Top of Dataset records
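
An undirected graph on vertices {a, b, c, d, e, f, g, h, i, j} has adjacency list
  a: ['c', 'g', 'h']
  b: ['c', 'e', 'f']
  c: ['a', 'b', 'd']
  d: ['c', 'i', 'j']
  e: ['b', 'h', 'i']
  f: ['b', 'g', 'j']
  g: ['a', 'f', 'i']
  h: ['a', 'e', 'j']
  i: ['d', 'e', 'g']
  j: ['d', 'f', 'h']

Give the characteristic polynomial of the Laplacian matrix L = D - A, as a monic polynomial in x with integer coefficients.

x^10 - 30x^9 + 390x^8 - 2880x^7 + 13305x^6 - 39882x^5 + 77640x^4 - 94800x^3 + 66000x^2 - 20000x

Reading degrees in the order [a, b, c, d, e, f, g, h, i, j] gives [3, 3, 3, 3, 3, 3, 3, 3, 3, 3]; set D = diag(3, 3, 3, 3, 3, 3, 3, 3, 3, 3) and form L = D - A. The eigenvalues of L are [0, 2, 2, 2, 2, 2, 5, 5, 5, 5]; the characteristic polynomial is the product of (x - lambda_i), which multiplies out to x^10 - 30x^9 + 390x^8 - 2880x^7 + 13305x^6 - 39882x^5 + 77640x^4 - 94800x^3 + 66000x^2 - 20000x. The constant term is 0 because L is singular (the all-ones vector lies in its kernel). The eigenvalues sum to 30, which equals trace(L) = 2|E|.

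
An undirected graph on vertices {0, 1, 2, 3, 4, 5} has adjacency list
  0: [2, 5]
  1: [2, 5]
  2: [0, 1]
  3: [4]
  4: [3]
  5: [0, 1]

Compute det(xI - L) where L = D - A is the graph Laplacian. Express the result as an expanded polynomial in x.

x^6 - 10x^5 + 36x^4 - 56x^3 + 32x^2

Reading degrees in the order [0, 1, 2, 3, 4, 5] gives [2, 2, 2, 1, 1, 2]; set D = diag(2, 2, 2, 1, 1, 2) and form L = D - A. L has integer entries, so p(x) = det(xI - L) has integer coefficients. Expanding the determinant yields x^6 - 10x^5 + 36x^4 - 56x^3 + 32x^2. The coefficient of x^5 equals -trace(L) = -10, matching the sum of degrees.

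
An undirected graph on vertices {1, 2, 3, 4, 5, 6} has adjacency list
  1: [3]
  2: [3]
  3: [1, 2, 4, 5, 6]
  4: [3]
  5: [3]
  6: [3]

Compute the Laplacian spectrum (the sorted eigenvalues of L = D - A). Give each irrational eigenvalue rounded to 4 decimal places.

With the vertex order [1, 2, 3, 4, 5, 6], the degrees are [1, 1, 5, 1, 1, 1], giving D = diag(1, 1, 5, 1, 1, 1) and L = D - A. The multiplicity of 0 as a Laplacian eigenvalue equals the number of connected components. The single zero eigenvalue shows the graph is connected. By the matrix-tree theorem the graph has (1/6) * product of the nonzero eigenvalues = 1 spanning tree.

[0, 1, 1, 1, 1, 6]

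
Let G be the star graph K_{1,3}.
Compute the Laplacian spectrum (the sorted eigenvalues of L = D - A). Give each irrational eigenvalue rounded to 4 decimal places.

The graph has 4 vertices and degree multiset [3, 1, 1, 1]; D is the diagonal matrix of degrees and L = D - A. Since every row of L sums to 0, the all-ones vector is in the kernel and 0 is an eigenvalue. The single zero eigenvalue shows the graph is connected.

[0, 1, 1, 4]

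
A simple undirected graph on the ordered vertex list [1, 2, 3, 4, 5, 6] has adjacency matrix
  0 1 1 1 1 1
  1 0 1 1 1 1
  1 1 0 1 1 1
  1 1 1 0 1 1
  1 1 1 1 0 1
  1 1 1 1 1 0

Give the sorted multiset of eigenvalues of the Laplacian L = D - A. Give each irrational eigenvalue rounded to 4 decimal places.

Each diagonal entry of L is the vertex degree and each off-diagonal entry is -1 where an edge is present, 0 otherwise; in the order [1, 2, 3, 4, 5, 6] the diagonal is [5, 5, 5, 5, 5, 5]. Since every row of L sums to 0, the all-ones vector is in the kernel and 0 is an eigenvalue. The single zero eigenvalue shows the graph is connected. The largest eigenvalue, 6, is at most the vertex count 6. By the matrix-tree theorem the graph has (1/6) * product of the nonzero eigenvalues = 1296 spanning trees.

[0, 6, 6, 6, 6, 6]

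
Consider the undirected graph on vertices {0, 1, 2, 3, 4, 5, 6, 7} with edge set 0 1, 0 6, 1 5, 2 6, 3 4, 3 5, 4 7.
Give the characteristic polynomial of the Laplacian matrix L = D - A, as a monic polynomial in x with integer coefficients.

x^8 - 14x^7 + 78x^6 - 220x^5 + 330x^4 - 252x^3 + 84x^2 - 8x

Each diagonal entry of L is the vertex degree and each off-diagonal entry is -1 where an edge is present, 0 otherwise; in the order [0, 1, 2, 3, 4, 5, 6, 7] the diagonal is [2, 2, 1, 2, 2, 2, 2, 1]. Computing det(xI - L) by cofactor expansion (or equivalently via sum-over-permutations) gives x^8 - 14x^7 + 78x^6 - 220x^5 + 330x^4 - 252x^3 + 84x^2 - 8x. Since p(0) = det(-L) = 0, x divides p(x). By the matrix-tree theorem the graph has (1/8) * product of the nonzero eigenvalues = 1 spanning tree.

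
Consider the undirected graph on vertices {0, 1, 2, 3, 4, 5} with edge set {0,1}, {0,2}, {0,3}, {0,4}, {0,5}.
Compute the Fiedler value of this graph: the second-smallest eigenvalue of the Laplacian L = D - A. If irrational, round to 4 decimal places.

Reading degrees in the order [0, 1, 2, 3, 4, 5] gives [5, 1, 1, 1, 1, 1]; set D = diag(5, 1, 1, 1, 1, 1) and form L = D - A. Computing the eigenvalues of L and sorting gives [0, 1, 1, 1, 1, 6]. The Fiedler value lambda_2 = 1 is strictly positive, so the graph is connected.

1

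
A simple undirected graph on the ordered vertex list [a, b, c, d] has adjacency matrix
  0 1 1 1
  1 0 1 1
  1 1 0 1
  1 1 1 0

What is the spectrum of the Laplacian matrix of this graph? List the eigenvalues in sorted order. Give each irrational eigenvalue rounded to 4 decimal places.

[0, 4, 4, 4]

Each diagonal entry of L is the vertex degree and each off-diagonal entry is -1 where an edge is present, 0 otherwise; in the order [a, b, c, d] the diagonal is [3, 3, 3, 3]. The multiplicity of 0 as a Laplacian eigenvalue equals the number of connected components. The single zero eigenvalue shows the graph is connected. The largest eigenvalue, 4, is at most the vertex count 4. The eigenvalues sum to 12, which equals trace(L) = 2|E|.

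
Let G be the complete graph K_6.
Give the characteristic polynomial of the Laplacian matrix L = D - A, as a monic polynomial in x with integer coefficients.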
Bottom of Dataset records
- **Problem**: A line belongs in the answer if it contains the word "undirected"; please copy each such line from the material.

- **Task result**:
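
An undirected graph on vertices {a, b, c, d, e, f, g, h, i, j} has adjacency list
An undirected graph on vertices {0, 1, 2, 3, 4, 5} has adjacency list
An undirected graph on vertices {1, 2, 3, 4, 5, 6} has adjacency list
A simple undirected graph on the ordered vertex list [1, 2, 3, 4, 5, 6] has adjacency matrix
Consider the undirected graph on vertices {0, 1, 2, 3, 4, 5, 6, 7} with edge set 0 1, 0 6, 1 5, 2 6, 3 4, 3 5, 4 7.
Consider the undirected graph on vertices {0, 1, 2, 3, 4, 5} with edge set {0,1}, {0,2}, {0,3}, {0,4}, {0,5}.
A simple undirected graph on the ordered vertex list [a, b, c, d] has adjacency matrix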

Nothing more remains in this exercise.